Instructions for the task:
Between the line containing "Work out the" and the line containing "(2) With a computational-basis" lies a run of lines; give that run again exactly, with both of those lines, and nothing else from the entries below.

******************************

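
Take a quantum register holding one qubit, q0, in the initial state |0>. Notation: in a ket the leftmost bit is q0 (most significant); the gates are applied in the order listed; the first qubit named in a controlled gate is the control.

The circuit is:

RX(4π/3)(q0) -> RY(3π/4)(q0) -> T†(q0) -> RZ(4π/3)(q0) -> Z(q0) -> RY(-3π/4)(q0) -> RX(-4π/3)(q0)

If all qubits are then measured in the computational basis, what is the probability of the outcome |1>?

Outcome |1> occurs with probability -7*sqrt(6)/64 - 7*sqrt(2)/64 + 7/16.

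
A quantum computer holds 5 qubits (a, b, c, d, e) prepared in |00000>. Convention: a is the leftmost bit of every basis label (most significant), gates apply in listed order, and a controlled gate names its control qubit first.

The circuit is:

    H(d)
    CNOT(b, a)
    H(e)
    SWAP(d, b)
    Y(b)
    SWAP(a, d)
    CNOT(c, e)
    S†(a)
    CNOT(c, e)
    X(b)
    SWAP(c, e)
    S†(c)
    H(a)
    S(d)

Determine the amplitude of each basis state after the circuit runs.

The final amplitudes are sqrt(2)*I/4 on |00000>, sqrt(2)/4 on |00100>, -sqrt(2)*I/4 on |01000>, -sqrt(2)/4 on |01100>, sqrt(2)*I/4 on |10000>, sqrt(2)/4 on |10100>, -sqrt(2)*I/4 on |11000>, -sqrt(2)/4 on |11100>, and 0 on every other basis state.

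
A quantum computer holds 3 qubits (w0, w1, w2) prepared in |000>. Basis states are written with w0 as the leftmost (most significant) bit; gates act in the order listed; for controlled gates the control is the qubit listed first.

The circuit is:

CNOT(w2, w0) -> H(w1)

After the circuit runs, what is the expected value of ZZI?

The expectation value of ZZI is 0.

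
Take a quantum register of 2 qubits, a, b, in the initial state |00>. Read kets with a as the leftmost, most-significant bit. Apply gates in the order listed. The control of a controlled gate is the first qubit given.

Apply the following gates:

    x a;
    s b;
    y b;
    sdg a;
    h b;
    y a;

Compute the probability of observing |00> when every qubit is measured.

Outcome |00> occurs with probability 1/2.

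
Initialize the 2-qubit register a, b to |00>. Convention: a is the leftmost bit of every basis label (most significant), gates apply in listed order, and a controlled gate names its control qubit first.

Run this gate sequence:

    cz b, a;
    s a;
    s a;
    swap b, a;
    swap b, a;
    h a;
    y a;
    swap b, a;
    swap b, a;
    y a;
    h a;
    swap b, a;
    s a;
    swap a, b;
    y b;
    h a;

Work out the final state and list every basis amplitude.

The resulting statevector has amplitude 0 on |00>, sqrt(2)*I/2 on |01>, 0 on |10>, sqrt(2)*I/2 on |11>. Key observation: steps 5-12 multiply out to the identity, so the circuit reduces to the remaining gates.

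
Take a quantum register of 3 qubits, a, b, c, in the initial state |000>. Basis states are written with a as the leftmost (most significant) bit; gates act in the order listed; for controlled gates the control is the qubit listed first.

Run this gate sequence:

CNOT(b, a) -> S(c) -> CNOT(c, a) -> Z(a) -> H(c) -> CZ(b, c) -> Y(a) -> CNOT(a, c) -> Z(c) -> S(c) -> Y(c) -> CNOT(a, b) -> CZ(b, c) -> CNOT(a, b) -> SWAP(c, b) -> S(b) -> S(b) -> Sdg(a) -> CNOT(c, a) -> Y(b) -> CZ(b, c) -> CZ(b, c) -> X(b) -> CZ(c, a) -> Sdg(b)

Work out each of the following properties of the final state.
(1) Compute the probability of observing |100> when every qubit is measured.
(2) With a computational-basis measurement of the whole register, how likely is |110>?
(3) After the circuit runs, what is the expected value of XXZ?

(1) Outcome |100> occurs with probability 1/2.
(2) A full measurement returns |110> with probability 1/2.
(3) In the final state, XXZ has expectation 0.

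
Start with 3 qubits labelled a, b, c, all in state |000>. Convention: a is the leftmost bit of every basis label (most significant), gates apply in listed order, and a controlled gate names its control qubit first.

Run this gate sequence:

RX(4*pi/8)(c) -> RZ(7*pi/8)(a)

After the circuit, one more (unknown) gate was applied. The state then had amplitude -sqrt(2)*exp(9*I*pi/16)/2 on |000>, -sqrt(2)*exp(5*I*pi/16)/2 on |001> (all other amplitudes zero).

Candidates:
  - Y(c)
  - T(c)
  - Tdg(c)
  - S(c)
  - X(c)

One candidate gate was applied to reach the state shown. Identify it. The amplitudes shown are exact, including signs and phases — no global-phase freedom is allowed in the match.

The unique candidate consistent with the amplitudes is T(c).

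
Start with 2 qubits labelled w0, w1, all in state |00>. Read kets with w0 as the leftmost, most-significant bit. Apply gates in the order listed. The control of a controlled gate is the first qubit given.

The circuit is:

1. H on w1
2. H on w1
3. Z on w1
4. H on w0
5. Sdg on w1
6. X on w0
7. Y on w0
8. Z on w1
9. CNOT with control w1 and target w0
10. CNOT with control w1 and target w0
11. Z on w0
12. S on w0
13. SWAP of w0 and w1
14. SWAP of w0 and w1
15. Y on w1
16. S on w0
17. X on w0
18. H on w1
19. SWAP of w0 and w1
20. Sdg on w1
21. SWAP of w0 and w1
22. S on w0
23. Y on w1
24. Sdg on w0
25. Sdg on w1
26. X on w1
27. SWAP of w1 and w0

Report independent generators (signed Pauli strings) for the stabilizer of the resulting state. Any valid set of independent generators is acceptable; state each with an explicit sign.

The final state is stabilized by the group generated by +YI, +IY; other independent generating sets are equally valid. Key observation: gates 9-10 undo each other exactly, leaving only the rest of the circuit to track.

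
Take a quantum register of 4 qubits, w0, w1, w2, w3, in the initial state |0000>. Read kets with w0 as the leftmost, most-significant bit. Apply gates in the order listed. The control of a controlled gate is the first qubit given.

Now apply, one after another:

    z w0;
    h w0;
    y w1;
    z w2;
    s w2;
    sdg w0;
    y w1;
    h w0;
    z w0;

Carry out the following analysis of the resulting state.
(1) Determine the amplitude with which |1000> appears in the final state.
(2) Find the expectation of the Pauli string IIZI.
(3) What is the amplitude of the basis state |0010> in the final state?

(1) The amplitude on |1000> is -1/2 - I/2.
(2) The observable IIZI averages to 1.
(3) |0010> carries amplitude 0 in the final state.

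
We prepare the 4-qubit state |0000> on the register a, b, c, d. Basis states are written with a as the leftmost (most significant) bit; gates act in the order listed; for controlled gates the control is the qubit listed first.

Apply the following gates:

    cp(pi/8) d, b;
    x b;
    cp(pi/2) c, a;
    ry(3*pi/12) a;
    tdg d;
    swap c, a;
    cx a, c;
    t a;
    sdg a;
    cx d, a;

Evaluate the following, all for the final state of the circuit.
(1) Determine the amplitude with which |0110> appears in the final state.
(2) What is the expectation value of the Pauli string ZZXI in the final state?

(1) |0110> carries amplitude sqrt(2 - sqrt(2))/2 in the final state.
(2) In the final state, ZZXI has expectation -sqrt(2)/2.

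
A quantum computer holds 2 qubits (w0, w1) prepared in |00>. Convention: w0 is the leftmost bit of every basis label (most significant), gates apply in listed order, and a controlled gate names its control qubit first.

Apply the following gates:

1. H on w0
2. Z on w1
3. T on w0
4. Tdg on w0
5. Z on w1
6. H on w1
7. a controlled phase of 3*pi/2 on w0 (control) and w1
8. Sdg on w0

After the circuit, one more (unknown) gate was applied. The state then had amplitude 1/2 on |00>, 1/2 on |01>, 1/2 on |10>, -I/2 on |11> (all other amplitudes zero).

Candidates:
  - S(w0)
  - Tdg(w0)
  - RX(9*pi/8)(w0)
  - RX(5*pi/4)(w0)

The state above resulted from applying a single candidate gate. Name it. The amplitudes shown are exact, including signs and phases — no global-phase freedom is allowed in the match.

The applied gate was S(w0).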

******************************

Solution to this task:
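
Work out the final state and list every basis amplitude.

The resulting statevector has amplitude 0 on |00>, sqrt(2)*I/2 on |01>, 0 on |10>, sqrt(2)*I/2 on |11>. Key observation: steps 5-12 multiply out to the identity, so the circuit reduces to the remaining gates.

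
Take a quantum register of 3 qubits, a, b, c, in the initial state |000>. Basis states are written with a as the leftmost (most significant) bit; gates act in the order listed; for controlled gates the control is the qubit listed first.

Run this gate sequence:

CNOT(b, a) -> S(c) -> CNOT(c, a) -> Z(a) -> H(c) -> CZ(b, c) -> Y(a) -> CNOT(a, c) -> Z(c) -> S(c) -> Y(c) -> CNOT(a, b) -> CZ(b, c) -> CNOT(a, b) -> SWAP(c, b) -> S(b) -> S(b) -> Sdg(a) -> CNOT(c, a) -> Y(b) -> CZ(b, c) -> CZ(b, c) -> X(b) -> CZ(c, a) -> Sdg(b)

Work out each of the following properties of the final state.
(1) Compute the probability of observing |100> when every qubit is measured.
(2) With a computational-basis measurement of the whole register, how likely is |110>?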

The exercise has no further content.